▼

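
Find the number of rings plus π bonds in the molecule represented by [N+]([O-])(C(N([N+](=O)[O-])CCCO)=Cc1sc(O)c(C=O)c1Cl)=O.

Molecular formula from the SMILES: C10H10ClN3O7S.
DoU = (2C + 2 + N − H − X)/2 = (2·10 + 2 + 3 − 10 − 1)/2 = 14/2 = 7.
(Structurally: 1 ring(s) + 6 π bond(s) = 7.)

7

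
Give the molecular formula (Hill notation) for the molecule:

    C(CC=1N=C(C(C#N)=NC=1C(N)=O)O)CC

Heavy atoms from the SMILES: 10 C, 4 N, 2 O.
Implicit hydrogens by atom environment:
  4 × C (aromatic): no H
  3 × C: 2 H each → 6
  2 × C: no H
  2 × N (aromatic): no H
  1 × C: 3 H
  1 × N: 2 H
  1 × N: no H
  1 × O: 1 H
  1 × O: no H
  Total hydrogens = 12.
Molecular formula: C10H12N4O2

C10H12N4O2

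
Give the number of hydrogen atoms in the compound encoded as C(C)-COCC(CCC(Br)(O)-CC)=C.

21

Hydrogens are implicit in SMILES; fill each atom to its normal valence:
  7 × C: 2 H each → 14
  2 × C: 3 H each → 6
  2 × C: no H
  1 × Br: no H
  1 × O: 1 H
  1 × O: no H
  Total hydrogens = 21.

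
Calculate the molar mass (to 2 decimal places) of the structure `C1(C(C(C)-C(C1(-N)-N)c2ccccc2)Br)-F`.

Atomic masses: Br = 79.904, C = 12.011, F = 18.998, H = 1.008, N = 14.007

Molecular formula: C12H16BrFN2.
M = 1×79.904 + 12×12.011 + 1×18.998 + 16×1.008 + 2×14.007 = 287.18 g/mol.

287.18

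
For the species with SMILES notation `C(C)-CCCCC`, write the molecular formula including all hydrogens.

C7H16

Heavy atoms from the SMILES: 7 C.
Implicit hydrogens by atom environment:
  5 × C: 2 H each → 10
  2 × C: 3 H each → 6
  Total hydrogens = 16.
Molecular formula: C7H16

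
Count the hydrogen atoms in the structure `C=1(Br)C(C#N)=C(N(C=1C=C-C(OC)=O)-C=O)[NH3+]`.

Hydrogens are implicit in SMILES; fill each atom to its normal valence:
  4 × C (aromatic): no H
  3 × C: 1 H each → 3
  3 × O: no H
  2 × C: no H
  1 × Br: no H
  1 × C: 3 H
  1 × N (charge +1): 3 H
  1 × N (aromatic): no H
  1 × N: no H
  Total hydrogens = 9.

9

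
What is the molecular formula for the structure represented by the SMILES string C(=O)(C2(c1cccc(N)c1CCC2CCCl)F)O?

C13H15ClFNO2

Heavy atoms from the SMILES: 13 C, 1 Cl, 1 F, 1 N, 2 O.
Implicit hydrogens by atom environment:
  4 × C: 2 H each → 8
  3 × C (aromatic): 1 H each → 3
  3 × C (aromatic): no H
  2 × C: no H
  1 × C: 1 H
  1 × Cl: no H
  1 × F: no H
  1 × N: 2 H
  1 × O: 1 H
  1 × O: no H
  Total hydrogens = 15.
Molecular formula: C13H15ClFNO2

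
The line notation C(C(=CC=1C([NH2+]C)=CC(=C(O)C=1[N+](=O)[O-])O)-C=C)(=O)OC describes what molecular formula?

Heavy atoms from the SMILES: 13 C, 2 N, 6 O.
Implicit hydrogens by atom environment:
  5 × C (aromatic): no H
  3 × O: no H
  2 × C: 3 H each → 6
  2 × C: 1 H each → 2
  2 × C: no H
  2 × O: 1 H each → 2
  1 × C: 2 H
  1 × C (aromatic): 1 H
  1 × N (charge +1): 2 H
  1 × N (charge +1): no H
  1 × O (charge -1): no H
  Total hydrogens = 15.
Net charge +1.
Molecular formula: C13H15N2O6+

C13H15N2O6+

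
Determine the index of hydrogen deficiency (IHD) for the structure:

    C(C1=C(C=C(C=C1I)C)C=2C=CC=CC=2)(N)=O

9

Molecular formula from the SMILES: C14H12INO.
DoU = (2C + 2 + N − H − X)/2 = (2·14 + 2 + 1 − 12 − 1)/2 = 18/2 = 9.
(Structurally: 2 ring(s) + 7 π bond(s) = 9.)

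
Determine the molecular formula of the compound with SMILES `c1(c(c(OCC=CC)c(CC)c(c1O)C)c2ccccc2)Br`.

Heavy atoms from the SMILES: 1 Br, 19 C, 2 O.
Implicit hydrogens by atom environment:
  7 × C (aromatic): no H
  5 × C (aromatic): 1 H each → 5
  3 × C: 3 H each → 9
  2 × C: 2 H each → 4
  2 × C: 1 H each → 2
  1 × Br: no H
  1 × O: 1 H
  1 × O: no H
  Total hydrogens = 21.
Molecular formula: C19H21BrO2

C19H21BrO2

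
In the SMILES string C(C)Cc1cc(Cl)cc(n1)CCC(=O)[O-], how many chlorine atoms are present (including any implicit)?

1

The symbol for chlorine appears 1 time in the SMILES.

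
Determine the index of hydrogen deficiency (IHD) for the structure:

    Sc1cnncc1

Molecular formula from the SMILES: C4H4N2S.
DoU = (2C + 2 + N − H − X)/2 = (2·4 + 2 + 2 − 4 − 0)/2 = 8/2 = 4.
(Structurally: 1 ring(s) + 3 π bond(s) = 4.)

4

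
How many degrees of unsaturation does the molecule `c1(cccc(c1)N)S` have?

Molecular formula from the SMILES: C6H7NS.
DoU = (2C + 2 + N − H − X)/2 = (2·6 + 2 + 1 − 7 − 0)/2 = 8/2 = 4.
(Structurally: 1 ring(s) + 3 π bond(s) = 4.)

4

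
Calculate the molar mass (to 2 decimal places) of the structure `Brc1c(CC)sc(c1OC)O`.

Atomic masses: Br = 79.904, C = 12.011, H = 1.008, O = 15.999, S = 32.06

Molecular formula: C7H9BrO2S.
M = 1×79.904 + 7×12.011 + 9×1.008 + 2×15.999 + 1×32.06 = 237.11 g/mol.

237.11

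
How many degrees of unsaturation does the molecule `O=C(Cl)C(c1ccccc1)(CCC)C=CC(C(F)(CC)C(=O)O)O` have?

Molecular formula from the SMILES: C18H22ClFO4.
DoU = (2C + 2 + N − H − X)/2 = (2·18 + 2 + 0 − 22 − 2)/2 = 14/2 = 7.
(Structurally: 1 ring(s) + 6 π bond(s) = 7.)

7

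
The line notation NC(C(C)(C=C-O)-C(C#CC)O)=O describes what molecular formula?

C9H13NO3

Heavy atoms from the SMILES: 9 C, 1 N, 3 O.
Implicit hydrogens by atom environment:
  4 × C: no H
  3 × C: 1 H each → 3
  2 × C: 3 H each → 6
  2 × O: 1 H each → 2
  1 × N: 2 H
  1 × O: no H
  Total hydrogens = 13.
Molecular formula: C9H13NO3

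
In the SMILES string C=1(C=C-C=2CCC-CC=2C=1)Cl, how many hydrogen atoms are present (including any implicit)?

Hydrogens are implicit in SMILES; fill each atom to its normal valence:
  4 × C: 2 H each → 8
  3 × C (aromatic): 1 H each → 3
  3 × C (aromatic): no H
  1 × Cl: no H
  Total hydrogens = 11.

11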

▲

_Description of the task_. Count every line of the listing holding the string "molar". Reply with the total alone.

_Final answer_. 2